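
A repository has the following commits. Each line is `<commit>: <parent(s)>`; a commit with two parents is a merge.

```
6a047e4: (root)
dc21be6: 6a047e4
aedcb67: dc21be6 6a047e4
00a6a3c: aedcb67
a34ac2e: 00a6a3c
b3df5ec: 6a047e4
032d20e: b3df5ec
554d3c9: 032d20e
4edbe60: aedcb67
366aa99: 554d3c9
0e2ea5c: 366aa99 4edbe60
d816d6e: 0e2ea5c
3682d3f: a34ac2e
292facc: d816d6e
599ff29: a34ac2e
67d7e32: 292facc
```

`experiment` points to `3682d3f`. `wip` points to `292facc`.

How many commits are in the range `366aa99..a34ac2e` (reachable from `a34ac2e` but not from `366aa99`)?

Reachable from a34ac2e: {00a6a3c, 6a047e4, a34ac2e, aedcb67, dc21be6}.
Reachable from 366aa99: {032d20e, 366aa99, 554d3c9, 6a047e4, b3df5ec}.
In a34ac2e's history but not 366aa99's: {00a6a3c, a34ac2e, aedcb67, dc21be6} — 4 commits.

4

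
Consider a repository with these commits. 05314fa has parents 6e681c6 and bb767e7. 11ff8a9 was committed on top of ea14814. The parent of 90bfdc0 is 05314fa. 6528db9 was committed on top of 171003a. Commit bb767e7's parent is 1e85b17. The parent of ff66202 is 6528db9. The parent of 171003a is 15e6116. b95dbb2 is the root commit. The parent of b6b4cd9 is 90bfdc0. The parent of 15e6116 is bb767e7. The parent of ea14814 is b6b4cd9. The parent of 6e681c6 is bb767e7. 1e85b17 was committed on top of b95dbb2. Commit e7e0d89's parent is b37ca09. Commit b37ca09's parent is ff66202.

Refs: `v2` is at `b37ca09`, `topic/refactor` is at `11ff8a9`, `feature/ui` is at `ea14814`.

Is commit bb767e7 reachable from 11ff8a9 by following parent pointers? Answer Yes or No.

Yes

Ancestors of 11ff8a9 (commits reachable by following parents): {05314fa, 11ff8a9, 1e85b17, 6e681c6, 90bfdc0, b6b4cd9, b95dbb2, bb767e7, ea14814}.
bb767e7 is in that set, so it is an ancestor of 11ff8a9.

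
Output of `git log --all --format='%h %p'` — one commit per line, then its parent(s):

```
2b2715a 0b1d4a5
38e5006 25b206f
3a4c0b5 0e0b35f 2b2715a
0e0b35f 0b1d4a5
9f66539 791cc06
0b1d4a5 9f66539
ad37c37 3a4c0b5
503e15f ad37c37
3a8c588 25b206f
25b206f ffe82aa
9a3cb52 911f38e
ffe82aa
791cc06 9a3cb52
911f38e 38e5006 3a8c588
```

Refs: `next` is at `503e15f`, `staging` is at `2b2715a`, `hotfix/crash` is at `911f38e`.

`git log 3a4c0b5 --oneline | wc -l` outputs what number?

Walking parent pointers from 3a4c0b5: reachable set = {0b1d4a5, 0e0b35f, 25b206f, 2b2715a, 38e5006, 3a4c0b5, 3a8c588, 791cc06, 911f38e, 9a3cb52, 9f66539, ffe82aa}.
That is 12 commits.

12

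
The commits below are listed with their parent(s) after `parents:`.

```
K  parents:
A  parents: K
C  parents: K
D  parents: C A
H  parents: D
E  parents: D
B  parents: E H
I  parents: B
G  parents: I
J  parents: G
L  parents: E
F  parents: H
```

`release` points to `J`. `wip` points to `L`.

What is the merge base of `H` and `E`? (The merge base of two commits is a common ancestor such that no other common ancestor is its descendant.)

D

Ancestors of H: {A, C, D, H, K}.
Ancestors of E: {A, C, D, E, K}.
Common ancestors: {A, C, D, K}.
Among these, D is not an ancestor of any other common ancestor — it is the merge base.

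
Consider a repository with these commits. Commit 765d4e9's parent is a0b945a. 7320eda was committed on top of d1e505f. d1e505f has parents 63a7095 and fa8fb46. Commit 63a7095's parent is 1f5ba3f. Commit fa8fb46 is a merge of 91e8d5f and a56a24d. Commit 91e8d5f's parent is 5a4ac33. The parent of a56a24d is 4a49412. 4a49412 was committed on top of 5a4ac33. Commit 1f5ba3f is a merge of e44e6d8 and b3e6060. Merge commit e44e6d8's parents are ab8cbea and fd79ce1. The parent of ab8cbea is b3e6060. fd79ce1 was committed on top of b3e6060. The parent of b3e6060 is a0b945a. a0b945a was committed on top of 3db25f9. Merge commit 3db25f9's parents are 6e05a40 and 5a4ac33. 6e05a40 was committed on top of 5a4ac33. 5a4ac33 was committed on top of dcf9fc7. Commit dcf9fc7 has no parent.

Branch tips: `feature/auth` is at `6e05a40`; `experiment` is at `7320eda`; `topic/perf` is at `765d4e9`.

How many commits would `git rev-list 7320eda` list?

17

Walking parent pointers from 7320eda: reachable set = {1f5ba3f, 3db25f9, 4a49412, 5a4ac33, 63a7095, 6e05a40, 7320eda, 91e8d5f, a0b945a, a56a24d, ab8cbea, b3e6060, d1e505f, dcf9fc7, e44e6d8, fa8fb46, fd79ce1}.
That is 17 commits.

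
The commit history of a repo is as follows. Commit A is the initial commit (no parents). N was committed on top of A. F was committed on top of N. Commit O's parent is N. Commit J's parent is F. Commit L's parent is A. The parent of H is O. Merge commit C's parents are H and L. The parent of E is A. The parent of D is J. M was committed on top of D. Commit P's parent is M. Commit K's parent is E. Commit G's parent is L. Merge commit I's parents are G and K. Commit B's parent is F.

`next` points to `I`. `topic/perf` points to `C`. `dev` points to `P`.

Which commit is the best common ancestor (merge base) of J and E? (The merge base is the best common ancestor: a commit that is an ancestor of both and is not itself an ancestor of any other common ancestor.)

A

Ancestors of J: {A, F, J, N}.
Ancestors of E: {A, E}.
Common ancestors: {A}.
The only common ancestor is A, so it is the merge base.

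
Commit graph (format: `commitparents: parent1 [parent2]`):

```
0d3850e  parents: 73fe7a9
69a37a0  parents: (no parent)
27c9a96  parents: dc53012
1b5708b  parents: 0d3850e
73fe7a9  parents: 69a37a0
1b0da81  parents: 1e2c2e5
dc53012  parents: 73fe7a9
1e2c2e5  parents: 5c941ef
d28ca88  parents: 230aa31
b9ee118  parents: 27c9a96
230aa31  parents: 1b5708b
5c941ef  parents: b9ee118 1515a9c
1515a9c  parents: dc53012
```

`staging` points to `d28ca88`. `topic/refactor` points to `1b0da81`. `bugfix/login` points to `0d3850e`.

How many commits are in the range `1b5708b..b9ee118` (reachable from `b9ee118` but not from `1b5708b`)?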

## Work task
Each record shown above must be printed once more, exactly.

## Written answer
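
A repository has the following commits. Each line is `<commit>: <parent(s)>`; a commit with two parents is a merge.

```
6a047e4: (root)
dc21be6: 6a047e4
aedcb67: dc21be6 6a047e4
00a6a3c: aedcb67
a34ac2e: 00a6a3c
b3df5ec: 6a047e4
032d20e: b3df5ec
554d3c9: 032d20e
4edbe60: aedcb67
366aa99: 554d3c9
0e2ea5c: 366aa99 4edbe60
d816d6e: 0e2ea5c
3682d3f: a34ac2e
292facc: d816d6e
599ff29: a34ac2e
67d7e32: 292facc
```

`experiment` points to `3682d3f`. `wip` points to `292facc`.

How many commits are in the range `366aa99..a34ac2e` (reachable from `a34ac2e` but not from `366aa99`)?

Reachable from a34ac2e: {00a6a3c, 6a047e4, a34ac2e, aedcb67, dc21be6}.
Reachable from 366aa99: {032d20e, 366aa99, 554d3c9, 6a047e4, b3df5ec}.
In a34ac2e's history but not 366aa99's: {00a6a3c, a34ac2e, aedcb67, dc21be6} — 4 commits.

4

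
Consider a repository with these commits. 05314fa has parents 6e681c6 and bb767e7. 11ff8a9 was committed on top of ea14814. The parent of 90bfdc0 is 05314fa. 6528db9 was committed on top of 171003a. Commit bb767e7's parent is 1e85b17. The parent of ff66202 is 6528db9. The parent of 171003a is 15e6116. b95dbb2 is the root commit. The parent of b6b4cd9 is 90bfdc0. The parent of 15e6116 is bb767e7. The parent of ea14814 is b6b4cd9. The parent of 6e681c6 is bb767e7. 1e85b17 was committed on top of b95dbb2. Commit e7e0d89's parent is b37ca09. Commit b37ca09's parent is ff66202.

Refs: `v2` is at `b37ca09`, `topic/refactor` is at `11ff8a9`, `feature/ui` is at `ea14814`.

Is commit bb767e7 reachable from 11ff8a9 by following parent pointers? Answer Yes or No.

Yes

Ancestors of 11ff8a9 (commits reachable by following parents): {05314fa, 11ff8a9, 1e85b17, 6e681c6, 90bfdc0, b6b4cd9, b95dbb2, bb767e7, ea14814}.
bb767e7 is in that set, so it is an ancestor of 11ff8a9.

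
Output of `git log --all --format='%h %p'` — one commit per line, then its parent(s):

```
2b2715a 0b1d4a5
38e5006 25b206f
3a4c0b5 0e0b35f 2b2715a
0e0b35f 0b1d4a5
9f66539 791cc06
0b1d4a5 9f66539
ad37c37 3a4c0b5
503e15f ad37c37
3a8c588 25b206f
25b206f ffe82aa
9a3cb52 911f38e
ffe82aa
791cc06 9a3cb52
911f38e 38e5006 3a8c588
```

Refs: `next` is at `503e15f`, `staging` is at `2b2715a`, `hotfix/crash` is at `911f38e`.

`git log 3a4c0b5 --oneline | wc -l` outputs what number?

Walking parent pointers from 3a4c0b5: reachable set = {0b1d4a5, 0e0b35f, 25b206f, 2b2715a, 38e5006, 3a4c0b5, 3a8c588, 791cc06, 911f38e, 9a3cb52, 9f66539, ffe82aa}.
That is 12 commits.

12

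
The commits below are listed with their parent(s) after `parents:`.

```
K  parents:
A  parents: K
C  parents: K
D  parents: C A
H  parents: D
E  parents: D
B  parents: E H
I  parents: B
G  parents: I
J  parents: G
L  parents: E
F  parents: H
```

`release` points to `J`. `wip` points to `L`.

What is the merge base of `H` and `E`? (The merge base of two commits is a common ancestor such that no other common ancestor is its descendant.)

D

Ancestors of H: {A, C, D, H, K}.
Ancestors of E: {A, C, D, E, K}.
Common ancestors: {A, C, D, K}.
Among these, D is not an ancestor of any other common ancestor — it is the merge base.

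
Consider a repository with these commits. Commit 765d4e9's parent is a0b945a. 7320eda was committed on top of d1e505f. d1e505f has parents 63a7095 and fa8fb46. Commit 63a7095's parent is 1f5ba3f. Commit fa8fb46 is a merge of 91e8d5f and a56a24d. Commit 91e8d5f's parent is 5a4ac33. The parent of a56a24d is 4a49412. 4a49412 was committed on top of 5a4ac33. Commit 1f5ba3f is a merge of e44e6d8 and b3e6060. Merge commit e44e6d8's parents are ab8cbea and fd79ce1. The parent of ab8cbea is b3e6060. fd79ce1 was committed on top of b3e6060. The parent of b3e6060 is a0b945a. a0b945a was committed on top of 3db25f9. Merge commit 3db25f9's parents are 6e05a40 and 5a4ac33. 6e05a40 was committed on top of 5a4ac33. 5a4ac33 was committed on top of dcf9fc7. Commit dcf9fc7 has no parent.

Branch tips: `feature/auth` is at `6e05a40`; `experiment` is at `7320eda`; `topic/perf` is at `765d4e9`.

How many commits would `git rev-list 7320eda` list?

17

Walking parent pointers from 7320eda: reachable set = {1f5ba3f, 3db25f9, 4a49412, 5a4ac33, 63a7095, 6e05a40, 7320eda, 91e8d5f, a0b945a, a56a24d, ab8cbea, b3e6060, d1e505f, dcf9fc7, e44e6d8, fa8fb46, fd79ce1}.
That is 17 commits.

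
The commit history of a repo is as follows. Commit A is the initial commit (no parents). N was committed on top of A. F was committed on top of N. Commit O's parent is N. Commit J's parent is F. Commit L's parent is A. The parent of H is O. Merge commit C's parents are H and L. The parent of E is A. The parent of D is J. M was committed on top of D. Commit P's parent is M. Commit K's parent is E. Commit G's parent is L. Merge commit I's parents are G and K. Commit B's parent is F.

`next` points to `I`. `topic/perf` points to `C`. `dev` points to `P`.

Which commit is the best common ancestor (merge base) of J and E? (The merge base is the best common ancestor: a commit that is an ancestor of both and is not itself an ancestor of any other common ancestor.)

A

Ancestors of J: {A, F, J, N}.
Ancestors of E: {A, E}.
Common ancestors: {A}.
The only common ancestor is A, so it is the merge base.

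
Commit graph (format: `commitparents: parent1 [parent2]`):

```
0d3850e  parents: 73fe7a9
69a37a0  parents: (no parent)
27c9a96  parents: dc53012
1b5708b  parents: 0d3850e
73fe7a9  parents: 69a37a0
1b0da81  parents: 1e2c2e5
dc53012  parents: 73fe7a9
1e2c2e5  parents: 5c941ef
d28ca88  parents: 230aa31
b9ee118  parents: 27c9a96
230aa31  parents: 1b5708b
5c941ef  parents: b9ee118 1515a9c
1515a9c  parents: dc53012
```

`staging` points to `d28ca88`. `topic/refactor` points to `1b0da81`. `bugfix/login` points to `0d3850e`.

How many commits are in the range `1b5708b..b9ee118` (reachable from `b9ee118` but not from `1b5708b`)?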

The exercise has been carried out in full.